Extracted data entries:

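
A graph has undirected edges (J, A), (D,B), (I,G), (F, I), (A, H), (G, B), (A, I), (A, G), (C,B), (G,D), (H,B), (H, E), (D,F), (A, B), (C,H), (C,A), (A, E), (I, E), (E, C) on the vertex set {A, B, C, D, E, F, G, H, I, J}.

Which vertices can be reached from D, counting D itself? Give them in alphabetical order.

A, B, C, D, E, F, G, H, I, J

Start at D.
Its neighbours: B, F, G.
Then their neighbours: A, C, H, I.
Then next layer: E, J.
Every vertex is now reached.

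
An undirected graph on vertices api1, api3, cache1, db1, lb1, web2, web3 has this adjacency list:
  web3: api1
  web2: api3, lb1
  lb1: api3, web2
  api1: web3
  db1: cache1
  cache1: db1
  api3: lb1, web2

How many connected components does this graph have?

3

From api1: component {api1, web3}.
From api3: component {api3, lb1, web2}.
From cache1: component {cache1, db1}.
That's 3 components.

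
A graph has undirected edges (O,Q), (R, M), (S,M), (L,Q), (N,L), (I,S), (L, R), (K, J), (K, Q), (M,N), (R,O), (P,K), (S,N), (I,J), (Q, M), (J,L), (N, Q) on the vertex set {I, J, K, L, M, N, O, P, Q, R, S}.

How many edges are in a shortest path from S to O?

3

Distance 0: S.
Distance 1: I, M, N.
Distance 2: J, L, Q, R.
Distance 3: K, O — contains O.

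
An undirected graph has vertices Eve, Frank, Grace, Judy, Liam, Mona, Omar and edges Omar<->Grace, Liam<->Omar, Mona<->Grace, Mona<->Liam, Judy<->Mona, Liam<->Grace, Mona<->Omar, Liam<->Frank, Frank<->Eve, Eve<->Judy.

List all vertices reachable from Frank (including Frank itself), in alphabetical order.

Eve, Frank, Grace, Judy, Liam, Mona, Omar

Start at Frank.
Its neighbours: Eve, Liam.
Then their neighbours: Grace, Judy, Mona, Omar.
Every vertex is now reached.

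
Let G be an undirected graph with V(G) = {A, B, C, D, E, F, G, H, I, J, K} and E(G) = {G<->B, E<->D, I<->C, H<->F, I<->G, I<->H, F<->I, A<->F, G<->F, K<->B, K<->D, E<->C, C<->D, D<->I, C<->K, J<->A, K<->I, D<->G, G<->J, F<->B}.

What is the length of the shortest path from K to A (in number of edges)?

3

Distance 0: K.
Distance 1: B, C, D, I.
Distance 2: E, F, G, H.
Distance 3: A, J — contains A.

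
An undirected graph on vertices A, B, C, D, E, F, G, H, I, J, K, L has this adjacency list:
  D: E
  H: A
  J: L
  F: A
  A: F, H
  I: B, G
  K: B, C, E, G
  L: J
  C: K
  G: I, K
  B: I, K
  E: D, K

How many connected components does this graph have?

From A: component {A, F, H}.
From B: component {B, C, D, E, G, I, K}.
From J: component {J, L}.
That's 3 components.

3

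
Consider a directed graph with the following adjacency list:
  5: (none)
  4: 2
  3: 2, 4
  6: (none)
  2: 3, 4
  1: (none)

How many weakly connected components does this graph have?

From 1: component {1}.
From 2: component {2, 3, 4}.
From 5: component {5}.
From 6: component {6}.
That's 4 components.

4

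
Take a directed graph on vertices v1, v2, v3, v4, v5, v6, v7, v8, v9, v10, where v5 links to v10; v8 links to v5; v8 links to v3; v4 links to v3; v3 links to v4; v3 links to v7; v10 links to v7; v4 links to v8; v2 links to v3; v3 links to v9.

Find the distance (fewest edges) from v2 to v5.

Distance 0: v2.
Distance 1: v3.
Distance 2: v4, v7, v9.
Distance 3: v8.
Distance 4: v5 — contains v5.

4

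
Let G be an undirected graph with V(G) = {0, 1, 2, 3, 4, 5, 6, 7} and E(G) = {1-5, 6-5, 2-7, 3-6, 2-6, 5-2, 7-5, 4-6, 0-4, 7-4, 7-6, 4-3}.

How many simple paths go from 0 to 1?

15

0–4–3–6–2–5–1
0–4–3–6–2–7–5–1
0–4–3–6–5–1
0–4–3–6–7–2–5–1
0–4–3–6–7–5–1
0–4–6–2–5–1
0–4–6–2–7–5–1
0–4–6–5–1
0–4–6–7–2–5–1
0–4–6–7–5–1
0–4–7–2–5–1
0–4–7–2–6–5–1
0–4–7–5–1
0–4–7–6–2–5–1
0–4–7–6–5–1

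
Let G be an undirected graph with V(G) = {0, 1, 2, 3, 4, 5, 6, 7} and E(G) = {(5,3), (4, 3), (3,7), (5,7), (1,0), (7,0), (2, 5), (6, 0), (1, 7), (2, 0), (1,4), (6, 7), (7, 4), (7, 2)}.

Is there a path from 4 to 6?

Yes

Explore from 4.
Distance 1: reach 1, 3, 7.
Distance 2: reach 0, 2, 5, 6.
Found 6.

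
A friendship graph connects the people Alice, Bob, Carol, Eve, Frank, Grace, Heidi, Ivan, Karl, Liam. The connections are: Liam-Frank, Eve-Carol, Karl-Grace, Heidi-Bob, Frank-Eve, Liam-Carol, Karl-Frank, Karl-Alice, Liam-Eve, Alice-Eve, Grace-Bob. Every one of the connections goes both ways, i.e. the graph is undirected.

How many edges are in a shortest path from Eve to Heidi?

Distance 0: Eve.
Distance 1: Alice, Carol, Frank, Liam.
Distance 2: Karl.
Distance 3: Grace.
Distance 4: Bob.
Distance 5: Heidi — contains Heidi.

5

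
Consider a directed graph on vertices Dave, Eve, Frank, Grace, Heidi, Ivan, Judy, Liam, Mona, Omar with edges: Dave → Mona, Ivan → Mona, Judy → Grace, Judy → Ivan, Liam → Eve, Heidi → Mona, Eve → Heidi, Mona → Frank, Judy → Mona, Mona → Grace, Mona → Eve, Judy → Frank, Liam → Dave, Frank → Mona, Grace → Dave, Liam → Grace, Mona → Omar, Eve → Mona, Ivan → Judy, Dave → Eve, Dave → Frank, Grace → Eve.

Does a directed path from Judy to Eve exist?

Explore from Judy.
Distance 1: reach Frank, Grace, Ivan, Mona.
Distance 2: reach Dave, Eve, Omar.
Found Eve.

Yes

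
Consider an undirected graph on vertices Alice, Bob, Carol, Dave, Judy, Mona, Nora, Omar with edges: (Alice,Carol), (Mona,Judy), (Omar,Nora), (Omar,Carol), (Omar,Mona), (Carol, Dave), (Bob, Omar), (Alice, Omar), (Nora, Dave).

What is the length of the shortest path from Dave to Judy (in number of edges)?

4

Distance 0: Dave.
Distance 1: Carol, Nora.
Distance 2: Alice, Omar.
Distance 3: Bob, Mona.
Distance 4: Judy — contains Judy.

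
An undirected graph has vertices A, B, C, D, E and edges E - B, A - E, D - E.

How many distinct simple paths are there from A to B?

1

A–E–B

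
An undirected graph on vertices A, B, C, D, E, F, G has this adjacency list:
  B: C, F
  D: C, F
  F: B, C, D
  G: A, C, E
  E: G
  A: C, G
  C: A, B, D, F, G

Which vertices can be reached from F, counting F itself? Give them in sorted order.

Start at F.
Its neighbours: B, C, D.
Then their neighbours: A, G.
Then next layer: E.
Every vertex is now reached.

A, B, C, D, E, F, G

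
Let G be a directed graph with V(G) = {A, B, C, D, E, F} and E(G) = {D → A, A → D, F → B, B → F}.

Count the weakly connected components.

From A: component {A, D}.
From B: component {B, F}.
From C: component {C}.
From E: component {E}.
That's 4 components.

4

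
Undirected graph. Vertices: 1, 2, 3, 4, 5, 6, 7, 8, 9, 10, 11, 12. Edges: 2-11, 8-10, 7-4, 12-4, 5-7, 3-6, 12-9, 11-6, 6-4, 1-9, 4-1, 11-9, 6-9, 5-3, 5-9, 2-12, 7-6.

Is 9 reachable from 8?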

WHAT YOU WILL DO:
Repeat every record, exactly as written.

THE COMPLETED TASK:
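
A graph has undirected edges (J, A), (D,B), (I,G), (F, I), (A, H), (G, B), (A, I), (A, G), (C,B), (G,D), (H,B), (H, E), (D,F), (A, B), (C,H), (C,A), (A, E), (I, E), (E, C) on the vertex set {A, B, C, D, E, F, G, H, I, J}.

Which vertices can be reached from D, counting D itself? Give them in alphabetical order.

A, B, C, D, E, F, G, H, I, J

Start at D.
Its neighbours: B, F, G.
Then their neighbours: A, C, H, I.
Then next layer: E, J.
Every vertex is now reached.

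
An undirected graph on vertices api1, api3, cache1, db1, lb1, web2, web3 has this adjacency list:
  web3: api1
  web2: api3, lb1
  lb1: api3, web2
  api1: web3
  db1: cache1
  cache1: db1
  api3: lb1, web2

How many connected components does this graph have?

3

From api1: component {api1, web3}.
From api3: component {api3, lb1, web2}.
From cache1: component {cache1, db1}.
That's 3 components.

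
A graph has undirected edges (O,Q), (R, M), (S,M), (L,Q), (N,L), (I,S), (L, R), (K, J), (K, Q), (M,N), (R,O), (P,K), (S,N), (I,J), (Q, M), (J,L), (N, Q) on the vertex set {I, J, K, L, M, N, O, P, Q, R, S}.

How many edges are in a shortest path from S to O?

3

Distance 0: S.
Distance 1: I, M, N.
Distance 2: J, L, Q, R.
Distance 3: K, O — contains O.

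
An undirected graph has vertices Eve, Frank, Grace, Judy, Liam, Mona, Omar and edges Omar<->Grace, Liam<->Omar, Mona<->Grace, Mona<->Liam, Judy<->Mona, Liam<->Grace, Mona<->Omar, Liam<->Frank, Frank<->Eve, Eve<->Judy.

List all vertices reachable from Frank (including Frank itself), in alphabetical order.

Eve, Frank, Grace, Judy, Liam, Mona, Omar

Start at Frank.
Its neighbours: Eve, Liam.
Then their neighbours: Grace, Judy, Mona, Omar.
Every vertex is now reached.

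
Let G be an undirected graph with V(G) = {A, B, C, D, E, F, G, H, I, J, K} and E(G) = {G<->B, E<->D, I<->C, H<->F, I<->G, I<->H, F<->I, A<->F, G<->F, K<->B, K<->D, E<->C, C<->D, D<->I, C<->K, J<->A, K<->I, D<->G, G<->J, F<->B}.

What is the length of the shortest path from K to A (in number of edges)?

3

Distance 0: K.
Distance 1: B, C, D, I.
Distance 2: E, F, G, H.
Distance 3: A, J — contains A.

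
An undirected graph on vertices A, B, C, D, E, F, G, H, I, J, K, L has this adjacency list:
  D: E
  H: A
  J: L
  F: A
  A: F, H
  I: B, G
  K: B, C, E, G
  L: J
  C: K
  G: I, K
  B: I, K
  E: D, K

How many connected components does this graph have?

From A: component {A, F, H}.
From B: component {B, C, D, E, G, I, K}.
From J: component {J, L}.
That's 3 components.

3

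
Consider a directed graph with the following adjacency list:
  5: (none)
  4: 2
  3: 2, 4
  6: (none)
  2: 3, 4
  1: (none)

How many weakly connected components does this graph have?

From 1: component {1}.
From 2: component {2, 3, 4}.
From 5: component {5}.
From 6: component {6}.
That's 4 components.

4

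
Take a directed graph on vertices v1, v2, v3, v4, v5, v6, v7, v8, v9, v10, where v5 links to v10; v8 links to v5; v8 links to v3; v4 links to v3; v3 links to v4; v3 links to v7; v10 links to v7; v4 links to v8; v2 links to v3; v3 links to v9.

Find the distance (fewest edges) from v2 to v5.

Distance 0: v2.
Distance 1: v3.
Distance 2: v4, v7, v9.
Distance 3: v8.
Distance 4: v5 — contains v5.

4

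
Let G be an undirected graph with V(G) = {0, 1, 2, 3, 4, 5, 6, 7} and E(G) = {1-5, 6-5, 2-7, 3-6, 2-6, 5-2, 7-5, 4-6, 0-4, 7-4, 7-6, 4-3}.

How many simple paths go from 0 to 1?

15

0–4–3–6–2–5–1
0–4–3–6–2–7–5–1
0–4–3–6–5–1
0–4–3–6–7–2–5–1
0–4–3–6–7–5–1
0–4–6–2–5–1
0–4–6–2–7–5–1
0–4–6–5–1
0–4–6–7–2–5–1
0–4–6–7–5–1
0–4–7–2–5–1
0–4–7–2–6–5–1
0–4–7–5–1
0–4–7–6–2–5–1
0–4–7–6–5–1

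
Let G be an undirected graph with V(G) = {0, 1, 2, 3, 4, 5, 6, 7} and E(G) = {(5,3), (4, 3), (3,7), (5,7), (1,0), (7,0), (2, 5), (6, 0), (1, 7), (2, 0), (1,4), (6, 7), (7, 4), (7, 2)}.

Is there a path from 4 to 6?

Yes

Explore from 4.
Distance 1: reach 1, 3, 7.
Distance 2: reach 0, 2, 5, 6.
Found 6.

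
A friendship graph connects the people Alice, Bob, Carol, Eve, Frank, Grace, Heidi, Ivan, Karl, Liam. The connections are: Liam-Frank, Eve-Carol, Karl-Grace, Heidi-Bob, Frank-Eve, Liam-Carol, Karl-Frank, Karl-Alice, Liam-Eve, Alice-Eve, Grace-Bob. Every one of the connections goes both ways, i.e. the graph is undirected.

How many edges are in a shortest path from Eve to Heidi?

Distance 0: Eve.
Distance 1: Alice, Carol, Frank, Liam.
Distance 2: Karl.
Distance 3: Grace.
Distance 4: Bob.
Distance 5: Heidi — contains Heidi.

5

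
Consider a directed graph on vertices Dave, Eve, Frank, Grace, Heidi, Ivan, Judy, Liam, Mona, Omar with edges: Dave → Mona, Ivan → Mona, Judy → Grace, Judy → Ivan, Liam → Eve, Heidi → Mona, Eve → Heidi, Mona → Frank, Judy → Mona, Mona → Grace, Mona → Eve, Judy → Frank, Liam → Dave, Frank → Mona, Grace → Dave, Liam → Grace, Mona → Omar, Eve → Mona, Ivan → Judy, Dave → Eve, Dave → Frank, Grace → Eve.

Does a directed path from Judy to Eve exist?

Explore from Judy.
Distance 1: reach Frank, Grace, Ivan, Mona.
Distance 2: reach Dave, Eve, Omar.
Found Eve.

Yes

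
Consider an undirected graph on vertices Alice, Bob, Carol, Dave, Judy, Mona, Nora, Omar with edges: (Alice,Carol), (Mona,Judy), (Omar,Nora), (Omar,Carol), (Omar,Mona), (Carol, Dave), (Bob, Omar), (Alice, Omar), (Nora, Dave).

What is the length of the shortest path from Dave to Judy (in number of edges)?

4

Distance 0: Dave.
Distance 1: Carol, Nora.
Distance 2: Alice, Omar.
Distance 3: Bob, Mona.
Distance 4: Judy — contains Judy.

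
An undirected graph has vertices A, B, C, D, E and edges E - B, A - E, D - E.

How many distinct simple paths are there from A to B?

1

A–E–B

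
An undirected graph on vertices A, B, C, D, E, F, G has this adjacency list:
  B: C, F
  D: C, F
  F: B, C, D
  G: A, C, E
  E: G
  A: C, G
  C: A, B, D, F, G

Which vertices can be reached from F, counting F itself? Give them in sorted order.

Start at F.
Its neighbours: B, C, D.
Then their neighbours: A, G.
Then next layer: E.
Every vertex is now reached.

A, B, C, D, E, F, G

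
Let G be a directed graph with V(G) = {A, B, C, D, E, F} and E(G) = {D → A, A → D, F → B, B → F}.

Count the weakly connected components.

From A: component {A, D}.
From B: component {B, F}.
From C: component {C}.
From E: component {E}.
That's 4 components.

4

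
Undirected graph. Vertices: 1, 2, 3, 4, 5, 6, 7, 8, 9, 10, 11, 12. Edges: 2-11, 8-10, 7-4, 12-4, 5-7, 3-6, 12-9, 11-6, 6-4, 1-9, 4-1, 11-9, 6-9, 5-3, 5-9, 2-12, 7-6.

Is 9 reachable from 8?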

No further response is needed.